### Work item
Take the line that contains "What is the" as the first and the last line of the material as the final one; set down exactly the lines in that span.
##### The data #####
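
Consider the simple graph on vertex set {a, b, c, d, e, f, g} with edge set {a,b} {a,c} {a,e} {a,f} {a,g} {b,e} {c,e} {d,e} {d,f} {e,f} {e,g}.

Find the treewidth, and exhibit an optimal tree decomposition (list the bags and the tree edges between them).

Treewidth 2.
One optimal decomposition is:
Bags: B1 = {a, e, g}  B2 = {a, e, f}  B3 = {a, c, e}  B4 = {a, b, e}  B5 = {d, e, f}
Tree: B1–B2, B1–B3, B2–B4, B2–B5

The largest bag has 3 vertices, giving width 2; this decomposition certifies tw(G) ≤ 2. On the other hand G contains the 3-clique {d, e, f}. A clique must lie in a single bag of any decomposition, so no decomposition can have width below 2. The upper and lower bounds meet at 2, so that is the treewidth.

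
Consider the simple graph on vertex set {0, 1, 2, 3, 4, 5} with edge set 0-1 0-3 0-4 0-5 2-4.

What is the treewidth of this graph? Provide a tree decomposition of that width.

Every bag has size at most 2, so the width is 2 − 1 = 1 and tw(G) ≤ 1. Any graph with an edge has treewidth ≥ 1, and G has the edge 3–0. Hence tw(G) = 1 exactly.

Treewidth 1.
Bags: B1 = {0, 3}  B2 = {0, 5}  B3 = {0, 4}  B4 = {0, 1}  B5 = {2, 4}
Tree: B1–B2, B1–B3, B1–B4, B3–B5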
#####
### Task solution
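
What is the treewidth of this graph? Provide a tree decomposition of that width.

Every bag has size at most 2, so the width is 2 − 1 = 1 and tw(G) ≤ 1. Any graph with an edge has treewidth ≥ 1, and G has the edge 3–0. Hence tw(G) = 1 exactly.

Treewidth 1.
Bags: B1 = {0, 3}  B2 = {0, 5}  B3 = {0, 4}  B4 = {0, 1}  B5 = {2, 4}
Tree: B1–B2, B1–B3, B1–B4, B3–B5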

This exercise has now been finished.